Data:
************
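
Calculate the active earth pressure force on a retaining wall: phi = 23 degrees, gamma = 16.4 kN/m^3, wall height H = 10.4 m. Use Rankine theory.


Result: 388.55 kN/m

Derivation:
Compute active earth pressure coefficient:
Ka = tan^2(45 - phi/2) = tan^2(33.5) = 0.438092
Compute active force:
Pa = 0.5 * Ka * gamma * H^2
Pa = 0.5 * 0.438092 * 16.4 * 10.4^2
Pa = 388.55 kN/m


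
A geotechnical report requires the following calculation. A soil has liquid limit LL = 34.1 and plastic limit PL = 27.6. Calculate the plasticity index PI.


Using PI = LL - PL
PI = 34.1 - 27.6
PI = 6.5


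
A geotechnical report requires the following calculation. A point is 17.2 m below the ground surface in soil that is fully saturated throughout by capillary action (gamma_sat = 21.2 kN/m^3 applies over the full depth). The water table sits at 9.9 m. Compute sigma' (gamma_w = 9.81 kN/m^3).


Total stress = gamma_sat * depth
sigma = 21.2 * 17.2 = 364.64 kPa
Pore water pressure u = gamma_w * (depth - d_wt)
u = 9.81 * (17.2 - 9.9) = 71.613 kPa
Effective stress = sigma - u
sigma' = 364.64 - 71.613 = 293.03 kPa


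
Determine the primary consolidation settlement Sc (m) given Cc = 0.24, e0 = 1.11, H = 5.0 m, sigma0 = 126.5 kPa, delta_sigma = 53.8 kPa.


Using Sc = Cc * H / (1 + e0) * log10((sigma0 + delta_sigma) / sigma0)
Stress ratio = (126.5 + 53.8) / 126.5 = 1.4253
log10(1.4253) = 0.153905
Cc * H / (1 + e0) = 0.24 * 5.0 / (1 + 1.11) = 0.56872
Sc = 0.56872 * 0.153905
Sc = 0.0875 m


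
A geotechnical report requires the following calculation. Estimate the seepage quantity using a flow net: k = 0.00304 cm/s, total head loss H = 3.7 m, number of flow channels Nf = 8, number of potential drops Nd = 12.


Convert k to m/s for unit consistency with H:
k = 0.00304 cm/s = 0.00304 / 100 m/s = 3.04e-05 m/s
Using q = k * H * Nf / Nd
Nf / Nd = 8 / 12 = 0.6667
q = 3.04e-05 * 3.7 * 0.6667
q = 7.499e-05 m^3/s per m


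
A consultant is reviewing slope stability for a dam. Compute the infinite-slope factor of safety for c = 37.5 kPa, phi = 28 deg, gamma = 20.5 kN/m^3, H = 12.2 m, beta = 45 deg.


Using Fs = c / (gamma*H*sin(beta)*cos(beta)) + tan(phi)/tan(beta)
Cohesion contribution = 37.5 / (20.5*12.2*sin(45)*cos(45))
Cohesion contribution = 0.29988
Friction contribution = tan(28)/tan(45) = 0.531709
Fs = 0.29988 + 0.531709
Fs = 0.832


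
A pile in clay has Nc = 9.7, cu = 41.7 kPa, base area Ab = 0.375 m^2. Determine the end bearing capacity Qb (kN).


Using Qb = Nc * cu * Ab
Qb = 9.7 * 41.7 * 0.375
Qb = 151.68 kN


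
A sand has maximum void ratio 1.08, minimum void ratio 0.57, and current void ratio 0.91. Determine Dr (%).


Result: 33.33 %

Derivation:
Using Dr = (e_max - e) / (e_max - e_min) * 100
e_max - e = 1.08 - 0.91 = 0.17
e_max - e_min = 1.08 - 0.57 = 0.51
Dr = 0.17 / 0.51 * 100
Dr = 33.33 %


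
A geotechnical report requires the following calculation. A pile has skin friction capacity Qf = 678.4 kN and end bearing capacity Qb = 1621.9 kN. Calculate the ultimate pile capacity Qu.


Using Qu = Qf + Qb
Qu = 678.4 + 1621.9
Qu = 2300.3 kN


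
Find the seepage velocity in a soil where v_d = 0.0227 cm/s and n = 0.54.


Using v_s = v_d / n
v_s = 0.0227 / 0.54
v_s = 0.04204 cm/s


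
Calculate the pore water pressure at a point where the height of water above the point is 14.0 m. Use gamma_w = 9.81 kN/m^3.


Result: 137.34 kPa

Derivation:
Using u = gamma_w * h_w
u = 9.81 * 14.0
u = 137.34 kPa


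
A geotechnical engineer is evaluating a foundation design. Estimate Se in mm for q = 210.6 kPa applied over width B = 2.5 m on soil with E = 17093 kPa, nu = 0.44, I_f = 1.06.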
************
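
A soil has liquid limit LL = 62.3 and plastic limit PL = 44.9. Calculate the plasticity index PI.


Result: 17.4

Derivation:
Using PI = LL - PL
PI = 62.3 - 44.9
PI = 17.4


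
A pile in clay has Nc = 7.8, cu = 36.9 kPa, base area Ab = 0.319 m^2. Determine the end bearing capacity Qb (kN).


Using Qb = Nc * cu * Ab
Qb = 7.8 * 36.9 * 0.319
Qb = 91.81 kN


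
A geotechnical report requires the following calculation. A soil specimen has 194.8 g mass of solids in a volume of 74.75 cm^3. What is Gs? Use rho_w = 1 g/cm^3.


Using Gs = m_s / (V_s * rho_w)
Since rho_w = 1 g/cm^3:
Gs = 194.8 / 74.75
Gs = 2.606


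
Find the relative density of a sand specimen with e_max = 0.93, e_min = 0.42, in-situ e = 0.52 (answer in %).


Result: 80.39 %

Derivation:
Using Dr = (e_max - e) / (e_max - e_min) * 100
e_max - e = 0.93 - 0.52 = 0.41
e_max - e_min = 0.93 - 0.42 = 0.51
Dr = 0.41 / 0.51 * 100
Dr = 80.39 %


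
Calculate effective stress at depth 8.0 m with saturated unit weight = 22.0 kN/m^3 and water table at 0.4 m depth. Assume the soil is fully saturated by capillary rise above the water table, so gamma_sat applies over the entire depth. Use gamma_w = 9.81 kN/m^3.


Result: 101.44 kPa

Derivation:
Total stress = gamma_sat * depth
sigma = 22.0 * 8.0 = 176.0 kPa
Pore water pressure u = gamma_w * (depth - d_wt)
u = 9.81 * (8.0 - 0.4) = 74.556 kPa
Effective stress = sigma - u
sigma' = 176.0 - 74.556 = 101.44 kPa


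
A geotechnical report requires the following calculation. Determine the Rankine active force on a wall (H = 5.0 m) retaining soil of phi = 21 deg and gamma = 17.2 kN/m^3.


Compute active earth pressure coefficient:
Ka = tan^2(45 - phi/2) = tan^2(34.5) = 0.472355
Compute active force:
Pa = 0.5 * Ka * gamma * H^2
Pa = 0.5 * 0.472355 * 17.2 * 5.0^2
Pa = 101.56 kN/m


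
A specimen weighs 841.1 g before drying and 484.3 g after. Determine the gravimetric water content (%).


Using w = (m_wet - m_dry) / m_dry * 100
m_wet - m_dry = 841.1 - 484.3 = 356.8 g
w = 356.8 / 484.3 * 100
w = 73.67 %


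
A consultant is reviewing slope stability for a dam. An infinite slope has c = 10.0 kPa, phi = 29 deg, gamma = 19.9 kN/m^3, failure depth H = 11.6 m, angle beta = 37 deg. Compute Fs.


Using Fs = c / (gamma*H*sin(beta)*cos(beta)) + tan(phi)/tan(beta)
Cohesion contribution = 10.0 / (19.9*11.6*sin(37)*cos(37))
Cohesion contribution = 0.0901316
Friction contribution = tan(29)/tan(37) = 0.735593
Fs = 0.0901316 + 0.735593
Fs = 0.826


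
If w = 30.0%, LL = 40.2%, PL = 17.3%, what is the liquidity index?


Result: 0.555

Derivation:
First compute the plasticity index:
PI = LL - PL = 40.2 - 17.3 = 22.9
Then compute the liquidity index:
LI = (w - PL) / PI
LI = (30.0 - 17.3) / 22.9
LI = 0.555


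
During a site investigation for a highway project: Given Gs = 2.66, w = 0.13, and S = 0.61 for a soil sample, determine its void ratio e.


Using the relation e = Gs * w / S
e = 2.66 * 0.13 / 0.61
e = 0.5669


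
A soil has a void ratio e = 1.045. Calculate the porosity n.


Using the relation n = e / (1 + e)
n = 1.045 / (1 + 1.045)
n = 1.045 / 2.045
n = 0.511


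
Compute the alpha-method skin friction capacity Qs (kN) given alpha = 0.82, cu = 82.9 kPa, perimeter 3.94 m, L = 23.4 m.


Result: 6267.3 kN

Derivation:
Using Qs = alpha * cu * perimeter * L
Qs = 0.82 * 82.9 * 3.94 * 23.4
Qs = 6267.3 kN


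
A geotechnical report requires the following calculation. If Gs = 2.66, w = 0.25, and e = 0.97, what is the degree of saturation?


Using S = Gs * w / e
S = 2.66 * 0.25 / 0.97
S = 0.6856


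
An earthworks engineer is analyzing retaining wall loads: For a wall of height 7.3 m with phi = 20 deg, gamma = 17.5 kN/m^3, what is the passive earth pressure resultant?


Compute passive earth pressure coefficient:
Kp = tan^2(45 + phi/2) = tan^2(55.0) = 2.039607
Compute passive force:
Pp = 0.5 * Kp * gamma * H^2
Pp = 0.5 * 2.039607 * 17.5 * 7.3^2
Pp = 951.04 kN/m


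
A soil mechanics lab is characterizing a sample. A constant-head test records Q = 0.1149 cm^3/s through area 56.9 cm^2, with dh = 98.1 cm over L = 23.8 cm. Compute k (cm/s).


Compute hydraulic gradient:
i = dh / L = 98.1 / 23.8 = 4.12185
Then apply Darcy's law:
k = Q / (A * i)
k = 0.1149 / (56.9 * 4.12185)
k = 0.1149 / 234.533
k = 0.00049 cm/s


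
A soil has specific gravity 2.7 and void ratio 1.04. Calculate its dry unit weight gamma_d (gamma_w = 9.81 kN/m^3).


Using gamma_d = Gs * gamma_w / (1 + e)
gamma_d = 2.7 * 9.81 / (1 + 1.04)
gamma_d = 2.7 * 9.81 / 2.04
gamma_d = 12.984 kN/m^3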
************
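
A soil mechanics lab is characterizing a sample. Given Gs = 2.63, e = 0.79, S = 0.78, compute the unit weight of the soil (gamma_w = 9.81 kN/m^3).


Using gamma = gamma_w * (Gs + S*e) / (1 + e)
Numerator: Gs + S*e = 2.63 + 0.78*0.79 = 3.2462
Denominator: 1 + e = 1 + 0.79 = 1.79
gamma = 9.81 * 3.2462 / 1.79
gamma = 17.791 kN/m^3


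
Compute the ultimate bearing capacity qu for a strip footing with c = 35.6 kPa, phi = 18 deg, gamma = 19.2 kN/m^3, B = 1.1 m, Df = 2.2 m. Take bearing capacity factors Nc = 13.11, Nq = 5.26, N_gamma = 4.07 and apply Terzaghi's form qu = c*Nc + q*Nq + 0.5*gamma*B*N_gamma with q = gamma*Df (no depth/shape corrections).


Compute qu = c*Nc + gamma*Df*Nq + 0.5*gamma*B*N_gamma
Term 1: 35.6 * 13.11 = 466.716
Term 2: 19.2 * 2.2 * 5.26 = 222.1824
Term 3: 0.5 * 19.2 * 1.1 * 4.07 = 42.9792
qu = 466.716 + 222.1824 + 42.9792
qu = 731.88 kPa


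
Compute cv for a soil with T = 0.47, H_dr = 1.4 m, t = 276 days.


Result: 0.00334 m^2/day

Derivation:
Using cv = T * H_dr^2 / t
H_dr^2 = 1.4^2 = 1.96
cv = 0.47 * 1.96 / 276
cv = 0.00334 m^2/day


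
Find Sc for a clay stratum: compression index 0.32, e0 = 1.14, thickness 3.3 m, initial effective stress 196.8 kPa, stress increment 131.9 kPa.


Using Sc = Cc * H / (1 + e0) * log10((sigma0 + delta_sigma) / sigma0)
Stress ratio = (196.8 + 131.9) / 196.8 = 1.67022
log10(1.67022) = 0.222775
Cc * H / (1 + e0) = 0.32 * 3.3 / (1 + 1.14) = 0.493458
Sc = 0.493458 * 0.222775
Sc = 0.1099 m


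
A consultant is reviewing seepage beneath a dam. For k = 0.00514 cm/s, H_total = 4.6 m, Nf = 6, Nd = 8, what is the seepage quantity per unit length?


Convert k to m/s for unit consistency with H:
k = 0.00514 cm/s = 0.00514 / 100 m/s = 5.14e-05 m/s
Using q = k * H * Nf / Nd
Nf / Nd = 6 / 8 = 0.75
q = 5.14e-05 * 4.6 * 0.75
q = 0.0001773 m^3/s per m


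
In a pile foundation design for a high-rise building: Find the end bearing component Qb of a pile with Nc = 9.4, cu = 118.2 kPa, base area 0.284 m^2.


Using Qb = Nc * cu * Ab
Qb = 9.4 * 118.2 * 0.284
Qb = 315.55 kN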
************
Exercise objective: Look back at the data above. Transcribe exactly the lines starting at the line that contains "A geotechnical report requires the following calculation. A pile" and ending at the line that contains "A geotechnical engineer".

Expected answer:
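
A geotechnical report requires the following calculation. A pile has skin friction capacity Qf = 678.4 kN and end bearing capacity Qb = 1621.9 kN. Calculate the ultimate pile capacity Qu.


Using Qu = Qf + Qb
Qu = 678.4 + 1621.9
Qu = 2300.3 kN


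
Find the seepage velocity in a soil where v_d = 0.0227 cm/s and n = 0.54.


Using v_s = v_d / n
v_s = 0.0227 / 0.54
v_s = 0.04204 cm/s


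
Calculate the pore water pressure at a point where the height of water above the point is 14.0 m. Use gamma_w = 9.81 kN/m^3.


Result: 137.34 kPa

Derivation:
Using u = gamma_w * h_w
u = 9.81 * 14.0
u = 137.34 kPa


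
A geotechnical engineer is evaluating a foundation design. Estimate Se in mm for q = 210.6 kPa applied over width B = 2.5 m on soil with E = 17093 kPa, nu = 0.44, I_f = 1.06.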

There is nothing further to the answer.